Aim of the task
In the entries below, find every line with "parameters" and copy it.
#### Supplied records
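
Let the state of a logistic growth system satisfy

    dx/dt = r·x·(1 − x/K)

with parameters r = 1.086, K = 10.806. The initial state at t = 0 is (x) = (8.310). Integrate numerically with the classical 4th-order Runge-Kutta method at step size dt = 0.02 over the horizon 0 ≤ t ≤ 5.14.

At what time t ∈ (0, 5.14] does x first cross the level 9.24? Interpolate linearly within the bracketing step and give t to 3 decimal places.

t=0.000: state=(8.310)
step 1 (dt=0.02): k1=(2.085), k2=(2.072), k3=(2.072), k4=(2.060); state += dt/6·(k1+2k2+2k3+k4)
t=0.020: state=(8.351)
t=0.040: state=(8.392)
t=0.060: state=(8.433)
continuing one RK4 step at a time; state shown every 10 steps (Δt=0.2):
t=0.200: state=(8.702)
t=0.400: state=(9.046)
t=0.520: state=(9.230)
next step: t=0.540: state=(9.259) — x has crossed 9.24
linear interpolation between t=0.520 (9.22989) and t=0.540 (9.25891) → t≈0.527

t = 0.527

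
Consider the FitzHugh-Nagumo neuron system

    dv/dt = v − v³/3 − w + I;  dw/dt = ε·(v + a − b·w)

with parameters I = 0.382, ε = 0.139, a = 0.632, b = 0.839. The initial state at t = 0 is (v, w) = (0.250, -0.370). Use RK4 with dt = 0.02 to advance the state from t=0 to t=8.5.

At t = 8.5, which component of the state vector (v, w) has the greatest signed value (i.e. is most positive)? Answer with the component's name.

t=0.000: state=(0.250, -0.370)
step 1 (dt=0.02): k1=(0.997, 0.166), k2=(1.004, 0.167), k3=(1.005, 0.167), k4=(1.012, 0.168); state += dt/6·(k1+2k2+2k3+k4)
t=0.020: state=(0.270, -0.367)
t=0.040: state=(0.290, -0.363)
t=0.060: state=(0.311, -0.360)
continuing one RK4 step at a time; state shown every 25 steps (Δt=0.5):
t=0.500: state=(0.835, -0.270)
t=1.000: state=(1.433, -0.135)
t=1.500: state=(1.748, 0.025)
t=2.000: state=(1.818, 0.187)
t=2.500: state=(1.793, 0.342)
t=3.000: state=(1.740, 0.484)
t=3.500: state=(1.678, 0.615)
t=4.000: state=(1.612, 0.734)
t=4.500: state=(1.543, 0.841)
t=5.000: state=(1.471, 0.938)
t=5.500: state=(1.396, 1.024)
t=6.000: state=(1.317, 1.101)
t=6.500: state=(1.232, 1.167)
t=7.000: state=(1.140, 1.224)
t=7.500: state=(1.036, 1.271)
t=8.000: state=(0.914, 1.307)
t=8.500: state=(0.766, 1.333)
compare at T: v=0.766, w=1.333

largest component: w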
########
Finished task
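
with parameters r = 1.086, K = 10.806. The initial state at t = 0 is (x) = (8.310). Integrate numerically with the classical 4th-order Runge-Kutta method at step size dt = 0.02 over the horizon 0 ≤ t ≤ 5.14.
with parameters I = 0.382, ε = 0.139, a = 0.632, b = 0.839. The initial state at t = 0 is (v, w) = (0.250, -0.370). Use RK4 with dt = 0.02 to advance the state from t=0 to t=8.5.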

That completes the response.